____ RECORD EXTRACTS

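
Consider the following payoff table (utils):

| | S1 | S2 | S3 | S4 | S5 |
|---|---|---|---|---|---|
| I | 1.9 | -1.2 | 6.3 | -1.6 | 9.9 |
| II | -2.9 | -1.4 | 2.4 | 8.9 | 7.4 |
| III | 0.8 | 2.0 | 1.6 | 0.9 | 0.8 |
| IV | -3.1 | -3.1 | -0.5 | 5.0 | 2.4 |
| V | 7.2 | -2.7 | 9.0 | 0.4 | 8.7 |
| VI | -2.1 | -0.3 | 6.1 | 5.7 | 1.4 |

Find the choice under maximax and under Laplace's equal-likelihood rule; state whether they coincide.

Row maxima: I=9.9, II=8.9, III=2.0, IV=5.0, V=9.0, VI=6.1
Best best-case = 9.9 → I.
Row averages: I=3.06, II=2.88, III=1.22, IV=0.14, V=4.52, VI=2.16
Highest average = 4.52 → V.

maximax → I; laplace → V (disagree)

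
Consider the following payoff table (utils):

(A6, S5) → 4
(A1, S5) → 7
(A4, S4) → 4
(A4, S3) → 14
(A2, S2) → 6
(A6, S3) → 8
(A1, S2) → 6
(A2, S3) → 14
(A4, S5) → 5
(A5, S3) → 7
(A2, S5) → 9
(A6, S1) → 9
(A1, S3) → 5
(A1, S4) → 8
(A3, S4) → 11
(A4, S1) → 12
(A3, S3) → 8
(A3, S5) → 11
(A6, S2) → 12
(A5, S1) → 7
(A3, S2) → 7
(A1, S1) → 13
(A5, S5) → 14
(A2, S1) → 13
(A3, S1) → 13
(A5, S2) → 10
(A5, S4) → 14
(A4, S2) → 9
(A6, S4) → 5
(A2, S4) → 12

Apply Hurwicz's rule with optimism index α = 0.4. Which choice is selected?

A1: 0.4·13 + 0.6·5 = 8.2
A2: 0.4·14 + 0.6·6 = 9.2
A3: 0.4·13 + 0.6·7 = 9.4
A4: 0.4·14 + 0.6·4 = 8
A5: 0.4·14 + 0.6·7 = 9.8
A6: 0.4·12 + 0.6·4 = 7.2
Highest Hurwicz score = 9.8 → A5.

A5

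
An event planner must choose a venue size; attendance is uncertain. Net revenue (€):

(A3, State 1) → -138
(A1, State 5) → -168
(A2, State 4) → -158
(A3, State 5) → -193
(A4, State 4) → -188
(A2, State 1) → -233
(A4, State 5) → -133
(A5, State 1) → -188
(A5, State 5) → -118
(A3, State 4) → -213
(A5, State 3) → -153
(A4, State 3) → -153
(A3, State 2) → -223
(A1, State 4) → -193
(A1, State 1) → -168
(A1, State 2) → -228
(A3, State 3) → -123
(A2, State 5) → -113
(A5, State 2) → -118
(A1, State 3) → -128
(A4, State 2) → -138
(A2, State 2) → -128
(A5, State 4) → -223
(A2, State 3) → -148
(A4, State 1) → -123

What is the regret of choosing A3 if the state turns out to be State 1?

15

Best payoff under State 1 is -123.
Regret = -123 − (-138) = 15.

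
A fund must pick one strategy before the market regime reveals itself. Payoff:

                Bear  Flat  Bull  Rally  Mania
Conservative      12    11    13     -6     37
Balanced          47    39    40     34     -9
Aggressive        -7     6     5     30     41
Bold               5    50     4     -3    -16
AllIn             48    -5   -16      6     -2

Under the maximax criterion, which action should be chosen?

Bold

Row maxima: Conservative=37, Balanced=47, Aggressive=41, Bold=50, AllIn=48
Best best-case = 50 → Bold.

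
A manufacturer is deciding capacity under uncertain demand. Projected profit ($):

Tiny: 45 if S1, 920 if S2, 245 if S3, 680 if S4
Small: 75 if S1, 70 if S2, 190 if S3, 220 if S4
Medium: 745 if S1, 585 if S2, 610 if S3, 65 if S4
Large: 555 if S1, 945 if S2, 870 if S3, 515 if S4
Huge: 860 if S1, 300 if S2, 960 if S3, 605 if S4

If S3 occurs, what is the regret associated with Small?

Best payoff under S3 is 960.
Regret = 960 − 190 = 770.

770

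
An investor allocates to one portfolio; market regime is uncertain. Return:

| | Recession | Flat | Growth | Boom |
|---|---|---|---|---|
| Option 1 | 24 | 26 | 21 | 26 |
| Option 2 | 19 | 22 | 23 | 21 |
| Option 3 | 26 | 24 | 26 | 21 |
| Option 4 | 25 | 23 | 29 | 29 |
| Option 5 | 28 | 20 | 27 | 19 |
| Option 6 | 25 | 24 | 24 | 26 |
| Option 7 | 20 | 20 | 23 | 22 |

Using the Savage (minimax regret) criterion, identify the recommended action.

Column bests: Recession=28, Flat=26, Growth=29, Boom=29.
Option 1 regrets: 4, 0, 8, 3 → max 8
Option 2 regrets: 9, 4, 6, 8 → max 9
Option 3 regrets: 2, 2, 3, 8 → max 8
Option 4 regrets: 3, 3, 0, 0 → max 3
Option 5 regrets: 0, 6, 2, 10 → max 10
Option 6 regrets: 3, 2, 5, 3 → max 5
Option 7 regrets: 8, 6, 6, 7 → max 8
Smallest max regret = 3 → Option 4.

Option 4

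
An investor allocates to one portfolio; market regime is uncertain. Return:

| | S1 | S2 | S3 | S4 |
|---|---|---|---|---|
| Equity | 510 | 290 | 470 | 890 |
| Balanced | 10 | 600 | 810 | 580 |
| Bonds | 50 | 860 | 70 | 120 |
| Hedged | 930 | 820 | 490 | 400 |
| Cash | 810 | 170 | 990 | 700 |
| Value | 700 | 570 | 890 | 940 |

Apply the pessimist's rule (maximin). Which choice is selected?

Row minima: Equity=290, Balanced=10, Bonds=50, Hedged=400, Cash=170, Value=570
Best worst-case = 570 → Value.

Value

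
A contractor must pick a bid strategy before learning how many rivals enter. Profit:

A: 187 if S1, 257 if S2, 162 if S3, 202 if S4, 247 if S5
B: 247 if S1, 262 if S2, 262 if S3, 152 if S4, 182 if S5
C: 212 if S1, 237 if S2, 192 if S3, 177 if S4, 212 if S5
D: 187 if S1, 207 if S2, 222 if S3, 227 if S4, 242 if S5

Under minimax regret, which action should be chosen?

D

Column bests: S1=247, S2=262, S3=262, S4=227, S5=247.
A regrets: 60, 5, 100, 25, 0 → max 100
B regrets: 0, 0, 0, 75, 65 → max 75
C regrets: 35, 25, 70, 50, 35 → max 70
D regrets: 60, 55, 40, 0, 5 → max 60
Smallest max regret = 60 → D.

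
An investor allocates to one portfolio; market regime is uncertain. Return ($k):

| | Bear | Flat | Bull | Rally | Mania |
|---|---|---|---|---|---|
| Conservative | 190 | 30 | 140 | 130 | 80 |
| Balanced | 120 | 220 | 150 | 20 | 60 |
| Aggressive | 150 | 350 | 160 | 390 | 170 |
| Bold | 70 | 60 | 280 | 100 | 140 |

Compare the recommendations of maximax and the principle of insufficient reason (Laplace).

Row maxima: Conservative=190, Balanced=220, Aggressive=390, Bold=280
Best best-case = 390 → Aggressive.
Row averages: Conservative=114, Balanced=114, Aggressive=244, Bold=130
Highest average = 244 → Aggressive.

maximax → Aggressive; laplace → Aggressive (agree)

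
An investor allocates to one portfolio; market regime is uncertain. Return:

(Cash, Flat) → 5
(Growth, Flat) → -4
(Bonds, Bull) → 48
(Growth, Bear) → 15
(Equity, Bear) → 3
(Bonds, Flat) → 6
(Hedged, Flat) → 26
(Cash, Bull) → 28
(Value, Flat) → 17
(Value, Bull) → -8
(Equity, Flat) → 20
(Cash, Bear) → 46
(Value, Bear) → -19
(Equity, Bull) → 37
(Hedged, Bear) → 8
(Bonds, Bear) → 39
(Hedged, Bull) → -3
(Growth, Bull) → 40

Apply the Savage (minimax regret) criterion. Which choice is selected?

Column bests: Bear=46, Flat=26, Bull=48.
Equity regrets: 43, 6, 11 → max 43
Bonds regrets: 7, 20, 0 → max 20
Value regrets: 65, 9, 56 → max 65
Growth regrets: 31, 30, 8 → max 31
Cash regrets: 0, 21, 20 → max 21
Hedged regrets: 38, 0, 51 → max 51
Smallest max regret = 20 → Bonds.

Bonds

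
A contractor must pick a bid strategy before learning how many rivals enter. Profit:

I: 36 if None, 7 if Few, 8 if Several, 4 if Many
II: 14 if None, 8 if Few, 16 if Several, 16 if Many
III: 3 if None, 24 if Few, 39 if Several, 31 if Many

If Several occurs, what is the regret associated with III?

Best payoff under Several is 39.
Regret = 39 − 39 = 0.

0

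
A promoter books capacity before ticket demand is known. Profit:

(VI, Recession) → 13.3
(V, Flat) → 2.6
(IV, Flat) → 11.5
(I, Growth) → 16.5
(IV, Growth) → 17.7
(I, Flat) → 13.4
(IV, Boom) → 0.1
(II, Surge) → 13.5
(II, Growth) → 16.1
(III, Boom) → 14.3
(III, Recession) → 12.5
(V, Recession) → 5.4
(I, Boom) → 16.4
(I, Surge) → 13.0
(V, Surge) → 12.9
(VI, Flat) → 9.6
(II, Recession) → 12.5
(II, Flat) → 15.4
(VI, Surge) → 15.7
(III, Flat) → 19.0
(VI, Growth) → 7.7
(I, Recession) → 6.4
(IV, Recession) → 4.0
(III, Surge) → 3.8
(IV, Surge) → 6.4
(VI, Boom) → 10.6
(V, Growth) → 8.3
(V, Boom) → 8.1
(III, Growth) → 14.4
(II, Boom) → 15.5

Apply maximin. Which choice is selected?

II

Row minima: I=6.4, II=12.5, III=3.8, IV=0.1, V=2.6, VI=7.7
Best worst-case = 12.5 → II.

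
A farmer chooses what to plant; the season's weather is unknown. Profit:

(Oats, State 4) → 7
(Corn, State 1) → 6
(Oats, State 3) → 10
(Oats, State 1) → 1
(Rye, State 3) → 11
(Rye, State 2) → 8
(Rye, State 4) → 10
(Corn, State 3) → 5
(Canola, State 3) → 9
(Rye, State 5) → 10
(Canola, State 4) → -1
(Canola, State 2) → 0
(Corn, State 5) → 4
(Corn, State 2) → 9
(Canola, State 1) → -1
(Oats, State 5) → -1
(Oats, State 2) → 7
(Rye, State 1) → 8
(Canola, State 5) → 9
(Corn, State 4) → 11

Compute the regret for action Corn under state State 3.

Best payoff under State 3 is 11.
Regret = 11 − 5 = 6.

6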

________

Your answer must be the line holding "(Oats, State 1) → 1" and every later line of the entries above, written out exactly, and nothing else.

• **SOLUTION FOR THIS TASK**:
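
(Oats, State 1) → 1
(Rye, State 3) → 11
(Rye, State 2) → 8
(Rye, State 4) → 10
(Corn, State 3) → 5
(Canola, State 3) → 9
(Rye, State 5) → 10
(Canola, State 4) → -1
(Canola, State 2) → 0
(Corn, State 5) → 4
(Corn, State 2) → 9
(Canola, State 1) → -1
(Oats, State 5) → -1
(Oats, State 2) → 7
(Rye, State 1) → 8
(Canola, State 5) → 9
(Corn, State 4) → 11

Compute the regret for action Corn under state State 3.

Best payoff under State 3 is 11.
Regret = 11 − 5 = 6.

6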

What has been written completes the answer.